● **What to produce**
Pick out the lines below that include the string "simulating".

--- START ---

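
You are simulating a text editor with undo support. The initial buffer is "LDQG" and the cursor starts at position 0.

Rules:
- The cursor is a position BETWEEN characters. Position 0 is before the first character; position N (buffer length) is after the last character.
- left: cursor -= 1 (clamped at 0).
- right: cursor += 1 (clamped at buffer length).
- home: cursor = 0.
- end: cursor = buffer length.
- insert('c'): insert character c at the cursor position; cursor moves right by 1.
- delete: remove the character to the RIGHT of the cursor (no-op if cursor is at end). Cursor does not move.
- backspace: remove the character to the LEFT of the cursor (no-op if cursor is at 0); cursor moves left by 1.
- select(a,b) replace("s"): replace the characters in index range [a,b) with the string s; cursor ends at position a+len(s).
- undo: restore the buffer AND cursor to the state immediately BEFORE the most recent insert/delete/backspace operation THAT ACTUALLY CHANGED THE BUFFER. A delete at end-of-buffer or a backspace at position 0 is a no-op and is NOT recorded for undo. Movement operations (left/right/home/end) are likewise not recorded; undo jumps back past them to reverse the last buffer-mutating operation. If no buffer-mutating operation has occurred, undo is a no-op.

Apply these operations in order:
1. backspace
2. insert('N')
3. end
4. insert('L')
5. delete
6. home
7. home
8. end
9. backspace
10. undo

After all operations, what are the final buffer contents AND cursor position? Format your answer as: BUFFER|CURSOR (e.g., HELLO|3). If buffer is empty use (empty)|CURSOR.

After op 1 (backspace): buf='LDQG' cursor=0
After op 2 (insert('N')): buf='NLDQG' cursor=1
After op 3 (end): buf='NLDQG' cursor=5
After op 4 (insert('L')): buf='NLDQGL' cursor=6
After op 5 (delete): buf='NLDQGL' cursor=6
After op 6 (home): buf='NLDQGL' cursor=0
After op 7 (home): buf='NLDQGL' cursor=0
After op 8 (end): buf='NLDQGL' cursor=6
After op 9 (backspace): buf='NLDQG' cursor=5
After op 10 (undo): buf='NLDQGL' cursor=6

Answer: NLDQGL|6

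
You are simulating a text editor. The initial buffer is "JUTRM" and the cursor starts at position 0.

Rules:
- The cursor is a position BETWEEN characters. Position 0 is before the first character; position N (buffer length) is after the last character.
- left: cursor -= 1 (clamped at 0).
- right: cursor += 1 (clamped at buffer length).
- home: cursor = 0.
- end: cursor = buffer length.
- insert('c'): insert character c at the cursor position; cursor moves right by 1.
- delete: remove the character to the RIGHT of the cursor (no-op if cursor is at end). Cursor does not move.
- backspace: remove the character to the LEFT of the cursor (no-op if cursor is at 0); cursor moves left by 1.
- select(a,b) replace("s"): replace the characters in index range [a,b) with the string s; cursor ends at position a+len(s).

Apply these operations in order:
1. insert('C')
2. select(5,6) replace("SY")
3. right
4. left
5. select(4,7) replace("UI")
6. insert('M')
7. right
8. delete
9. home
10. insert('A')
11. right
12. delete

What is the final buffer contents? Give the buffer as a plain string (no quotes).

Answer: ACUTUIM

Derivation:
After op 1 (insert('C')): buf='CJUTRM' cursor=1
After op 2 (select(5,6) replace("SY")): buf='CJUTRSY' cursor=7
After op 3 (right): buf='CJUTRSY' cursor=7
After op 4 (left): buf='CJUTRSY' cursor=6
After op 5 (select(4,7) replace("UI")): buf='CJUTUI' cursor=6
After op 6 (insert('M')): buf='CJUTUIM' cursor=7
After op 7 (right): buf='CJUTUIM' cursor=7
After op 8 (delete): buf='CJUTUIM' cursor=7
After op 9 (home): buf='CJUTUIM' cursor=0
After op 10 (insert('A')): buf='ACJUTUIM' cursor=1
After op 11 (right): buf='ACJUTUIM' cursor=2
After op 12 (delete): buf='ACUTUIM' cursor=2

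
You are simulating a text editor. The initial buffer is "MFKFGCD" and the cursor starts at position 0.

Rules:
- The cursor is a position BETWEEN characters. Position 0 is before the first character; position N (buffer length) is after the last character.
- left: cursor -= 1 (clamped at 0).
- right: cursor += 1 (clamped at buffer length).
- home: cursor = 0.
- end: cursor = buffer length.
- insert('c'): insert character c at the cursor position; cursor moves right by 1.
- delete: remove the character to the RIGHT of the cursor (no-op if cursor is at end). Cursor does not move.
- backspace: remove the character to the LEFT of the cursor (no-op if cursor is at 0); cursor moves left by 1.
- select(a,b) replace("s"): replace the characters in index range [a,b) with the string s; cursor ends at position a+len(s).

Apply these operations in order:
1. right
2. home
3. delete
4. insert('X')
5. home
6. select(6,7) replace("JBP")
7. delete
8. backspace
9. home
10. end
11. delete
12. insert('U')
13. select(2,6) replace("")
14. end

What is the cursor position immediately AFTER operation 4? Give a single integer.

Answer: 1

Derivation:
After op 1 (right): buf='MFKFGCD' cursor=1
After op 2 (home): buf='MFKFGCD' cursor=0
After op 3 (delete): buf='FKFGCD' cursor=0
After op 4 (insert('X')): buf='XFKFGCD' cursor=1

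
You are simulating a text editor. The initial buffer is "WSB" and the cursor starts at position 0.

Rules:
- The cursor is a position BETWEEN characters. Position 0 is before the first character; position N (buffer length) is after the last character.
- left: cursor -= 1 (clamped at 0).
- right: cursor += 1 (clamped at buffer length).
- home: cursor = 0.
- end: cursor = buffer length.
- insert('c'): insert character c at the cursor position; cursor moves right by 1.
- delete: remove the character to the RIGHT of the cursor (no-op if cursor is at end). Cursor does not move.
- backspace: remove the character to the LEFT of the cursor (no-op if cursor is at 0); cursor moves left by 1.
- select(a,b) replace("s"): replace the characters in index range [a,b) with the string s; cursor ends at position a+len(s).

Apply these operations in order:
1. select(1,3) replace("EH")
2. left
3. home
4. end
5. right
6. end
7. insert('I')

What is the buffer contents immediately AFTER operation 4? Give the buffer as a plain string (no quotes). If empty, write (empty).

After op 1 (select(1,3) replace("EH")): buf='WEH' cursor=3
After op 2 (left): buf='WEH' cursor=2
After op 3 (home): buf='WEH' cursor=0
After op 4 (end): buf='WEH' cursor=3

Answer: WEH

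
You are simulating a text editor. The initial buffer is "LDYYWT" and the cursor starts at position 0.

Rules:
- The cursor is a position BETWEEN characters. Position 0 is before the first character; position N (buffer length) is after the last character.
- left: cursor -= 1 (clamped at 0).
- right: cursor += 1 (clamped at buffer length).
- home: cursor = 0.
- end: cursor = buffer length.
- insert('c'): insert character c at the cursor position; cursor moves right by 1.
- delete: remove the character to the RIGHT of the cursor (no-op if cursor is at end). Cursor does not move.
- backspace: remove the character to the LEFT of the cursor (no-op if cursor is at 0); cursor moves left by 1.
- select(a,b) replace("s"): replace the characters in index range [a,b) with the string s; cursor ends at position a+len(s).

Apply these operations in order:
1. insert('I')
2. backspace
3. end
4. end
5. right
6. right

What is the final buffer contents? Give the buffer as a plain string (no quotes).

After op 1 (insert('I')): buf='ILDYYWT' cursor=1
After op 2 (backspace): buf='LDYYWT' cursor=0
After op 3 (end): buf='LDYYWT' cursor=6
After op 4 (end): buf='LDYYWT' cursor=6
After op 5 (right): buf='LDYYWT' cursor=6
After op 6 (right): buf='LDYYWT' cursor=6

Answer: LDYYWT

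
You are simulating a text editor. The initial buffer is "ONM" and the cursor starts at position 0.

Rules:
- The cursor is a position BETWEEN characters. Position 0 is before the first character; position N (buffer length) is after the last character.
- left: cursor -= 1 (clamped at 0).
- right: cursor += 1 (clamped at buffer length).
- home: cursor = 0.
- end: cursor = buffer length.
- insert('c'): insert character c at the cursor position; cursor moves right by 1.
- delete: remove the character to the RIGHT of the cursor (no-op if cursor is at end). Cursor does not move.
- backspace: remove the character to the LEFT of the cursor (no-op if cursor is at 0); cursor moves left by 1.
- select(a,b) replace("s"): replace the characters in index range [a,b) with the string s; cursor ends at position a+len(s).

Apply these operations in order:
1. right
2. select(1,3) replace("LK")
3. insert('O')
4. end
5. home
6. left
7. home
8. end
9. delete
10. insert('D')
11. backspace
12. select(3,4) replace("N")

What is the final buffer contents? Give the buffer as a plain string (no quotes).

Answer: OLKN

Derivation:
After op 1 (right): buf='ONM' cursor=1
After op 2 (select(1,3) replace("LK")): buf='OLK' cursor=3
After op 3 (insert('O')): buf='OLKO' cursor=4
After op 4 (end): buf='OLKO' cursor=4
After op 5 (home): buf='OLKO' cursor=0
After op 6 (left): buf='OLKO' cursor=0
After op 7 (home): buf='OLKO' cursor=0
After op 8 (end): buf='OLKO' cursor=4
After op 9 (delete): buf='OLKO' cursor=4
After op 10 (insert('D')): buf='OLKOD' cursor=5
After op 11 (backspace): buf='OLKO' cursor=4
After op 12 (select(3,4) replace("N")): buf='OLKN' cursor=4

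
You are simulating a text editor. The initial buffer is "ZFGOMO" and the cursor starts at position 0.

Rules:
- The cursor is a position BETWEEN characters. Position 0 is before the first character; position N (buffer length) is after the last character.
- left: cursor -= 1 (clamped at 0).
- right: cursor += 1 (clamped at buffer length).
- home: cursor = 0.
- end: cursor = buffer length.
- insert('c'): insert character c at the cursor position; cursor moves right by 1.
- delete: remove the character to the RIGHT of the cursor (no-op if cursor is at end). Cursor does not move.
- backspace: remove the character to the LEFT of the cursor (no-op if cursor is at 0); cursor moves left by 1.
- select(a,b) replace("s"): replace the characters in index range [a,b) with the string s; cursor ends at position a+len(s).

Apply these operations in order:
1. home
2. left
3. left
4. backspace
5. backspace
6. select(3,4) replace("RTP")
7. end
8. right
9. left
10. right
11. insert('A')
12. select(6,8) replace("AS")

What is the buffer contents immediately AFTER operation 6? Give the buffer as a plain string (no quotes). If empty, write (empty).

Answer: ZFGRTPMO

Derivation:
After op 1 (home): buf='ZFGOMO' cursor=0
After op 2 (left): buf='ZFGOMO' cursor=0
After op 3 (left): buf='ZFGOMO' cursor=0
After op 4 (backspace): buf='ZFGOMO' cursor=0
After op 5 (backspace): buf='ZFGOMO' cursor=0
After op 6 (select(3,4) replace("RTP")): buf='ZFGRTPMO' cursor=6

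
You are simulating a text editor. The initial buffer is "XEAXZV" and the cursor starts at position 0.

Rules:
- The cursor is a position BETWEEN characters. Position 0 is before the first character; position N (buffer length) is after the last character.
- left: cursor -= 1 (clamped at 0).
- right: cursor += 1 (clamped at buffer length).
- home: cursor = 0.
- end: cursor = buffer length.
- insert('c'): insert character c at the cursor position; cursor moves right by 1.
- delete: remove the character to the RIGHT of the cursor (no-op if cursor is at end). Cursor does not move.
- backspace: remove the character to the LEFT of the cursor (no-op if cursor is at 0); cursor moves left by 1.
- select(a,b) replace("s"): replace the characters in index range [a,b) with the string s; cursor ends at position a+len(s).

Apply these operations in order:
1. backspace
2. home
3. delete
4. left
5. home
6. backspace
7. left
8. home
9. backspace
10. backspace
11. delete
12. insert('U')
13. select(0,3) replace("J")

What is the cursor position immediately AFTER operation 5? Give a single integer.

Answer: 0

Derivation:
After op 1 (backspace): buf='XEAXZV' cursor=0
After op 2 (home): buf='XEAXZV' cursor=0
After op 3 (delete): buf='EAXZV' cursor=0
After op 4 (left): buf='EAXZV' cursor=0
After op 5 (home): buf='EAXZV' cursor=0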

--- END ---

● **The answer**
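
You are simulating a text editor with undo support. The initial buffer is "LDQG" and the cursor starts at position 0.
You are simulating a text editor. The initial buffer is "JUTRM" and the cursor starts at position 0.
You are simulating a text editor. The initial buffer is "MFKFGCD" and the cursor starts at position 0.
You are simulating a text editor. The initial buffer is "WSB" and the cursor starts at position 0.
You are simulating a text editor. The initial buffer is "LDYYWT" and the cursor starts at position 0.
You are simulating a text editor. The initial buffer is "ONM" and the cursor starts at position 0.
You are simulating a text editor. The initial buffer is "ZFGOMO" and the cursor starts at position 0.
You are simulating a text editor. The initial buffer is "XEAXZV" and the cursor starts at position 0.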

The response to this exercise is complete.